Aim of the task:
Return the entries below precisely, omitting nothing.

Record extracts:
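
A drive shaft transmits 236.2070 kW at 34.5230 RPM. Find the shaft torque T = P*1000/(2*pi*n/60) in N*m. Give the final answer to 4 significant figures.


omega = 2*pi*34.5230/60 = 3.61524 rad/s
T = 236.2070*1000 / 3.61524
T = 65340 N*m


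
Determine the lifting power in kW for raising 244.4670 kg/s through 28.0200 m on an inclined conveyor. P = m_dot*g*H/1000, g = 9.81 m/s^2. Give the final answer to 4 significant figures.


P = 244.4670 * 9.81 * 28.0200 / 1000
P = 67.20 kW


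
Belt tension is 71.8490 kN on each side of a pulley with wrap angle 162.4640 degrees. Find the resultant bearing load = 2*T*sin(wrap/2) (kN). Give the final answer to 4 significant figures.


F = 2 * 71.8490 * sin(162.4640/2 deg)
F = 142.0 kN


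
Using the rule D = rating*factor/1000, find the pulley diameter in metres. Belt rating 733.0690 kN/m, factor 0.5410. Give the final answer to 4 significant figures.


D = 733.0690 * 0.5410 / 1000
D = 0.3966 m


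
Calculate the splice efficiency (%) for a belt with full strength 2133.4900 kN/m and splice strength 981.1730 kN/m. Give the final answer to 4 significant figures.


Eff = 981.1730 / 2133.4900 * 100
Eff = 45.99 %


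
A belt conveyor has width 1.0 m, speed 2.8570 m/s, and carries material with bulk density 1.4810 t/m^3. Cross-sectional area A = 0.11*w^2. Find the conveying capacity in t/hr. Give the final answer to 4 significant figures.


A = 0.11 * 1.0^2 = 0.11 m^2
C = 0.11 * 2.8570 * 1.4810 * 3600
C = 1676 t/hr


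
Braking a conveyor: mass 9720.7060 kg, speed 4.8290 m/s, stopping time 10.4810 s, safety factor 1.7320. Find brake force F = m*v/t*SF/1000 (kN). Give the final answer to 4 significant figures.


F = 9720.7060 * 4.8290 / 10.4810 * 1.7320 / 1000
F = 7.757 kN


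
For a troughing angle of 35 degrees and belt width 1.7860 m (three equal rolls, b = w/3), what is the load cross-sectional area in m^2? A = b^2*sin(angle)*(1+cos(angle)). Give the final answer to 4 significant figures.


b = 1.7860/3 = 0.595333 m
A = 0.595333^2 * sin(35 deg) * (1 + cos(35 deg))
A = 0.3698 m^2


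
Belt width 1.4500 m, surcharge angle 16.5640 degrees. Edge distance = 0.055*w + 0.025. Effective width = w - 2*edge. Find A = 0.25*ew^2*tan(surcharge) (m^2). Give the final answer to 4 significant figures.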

Exercise answer:
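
A drive shaft transmits 236.2070 kW at 34.5230 RPM. Find the shaft torque T = P*1000/(2*pi*n/60) in N*m. Give the final answer to 4 significant figures.


omega = 2*pi*34.5230/60 = 3.61524 rad/s
T = 236.2070*1000 / 3.61524
T = 65340 N*m


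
Determine the lifting power in kW for raising 244.4670 kg/s through 28.0200 m on an inclined conveyor. P = m_dot*g*H/1000, g = 9.81 m/s^2. Give the final answer to 4 significant figures.


P = 244.4670 * 9.81 * 28.0200 / 1000
P = 67.20 kW


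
Belt tension is 71.8490 kN on each side of a pulley with wrap angle 162.4640 degrees. Find the resultant bearing load = 2*T*sin(wrap/2) (kN). Give the final answer to 4 significant figures.


F = 2 * 71.8490 * sin(162.4640/2 deg)
F = 142.0 kN


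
Using the rule D = rating*factor/1000, find the pulley diameter in metres. Belt rating 733.0690 kN/m, factor 0.5410. Give the final answer to 4 significant figures.


D = 733.0690 * 0.5410 / 1000
D = 0.3966 m


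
Calculate the splice efficiency (%) for a belt with full strength 2133.4900 kN/m and splice strength 981.1730 kN/m. Give the final answer to 4 significant figures.


Eff = 981.1730 / 2133.4900 * 100
Eff = 45.99 %


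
A belt conveyor has width 1.0 m, speed 2.8570 m/s, and carries material with bulk density 1.4810 t/m^3. Cross-sectional area A = 0.11*w^2. Find the conveying capacity in t/hr. Give the final answer to 4 significant figures.


A = 0.11 * 1.0^2 = 0.11 m^2
C = 0.11 * 2.8570 * 1.4810 * 3600
C = 1676 t/hr


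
Braking a conveyor: mass 9720.7060 kg, speed 4.8290 m/s, stopping time 10.4810 s, safety factor 1.7320. Find brake force F = m*v/t*SF/1000 (kN). Give the final answer to 4 significant figures.


F = 9720.7060 * 4.8290 / 10.4810 * 1.7320 / 1000
F = 7.757 kN


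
For a troughing angle of 35 degrees and belt width 1.7860 m (three equal rolls, b = w/3), what is the load cross-sectional area in m^2? A = b^2*sin(angle)*(1+cos(angle)). Give the final answer to 4 significant figures.


b = 1.7860/3 = 0.595333 m
A = 0.595333^2 * sin(35 deg) * (1 + cos(35 deg))
A = 0.3698 m^2


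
Belt width 1.4500 m, surcharge angle 16.5640 degrees. Edge distance = 0.055*w + 0.025. Effective width = w - 2*edge. Find A = 0.25*ew^2*tan(surcharge) (m^2). Give the final answer to 4 significant figures.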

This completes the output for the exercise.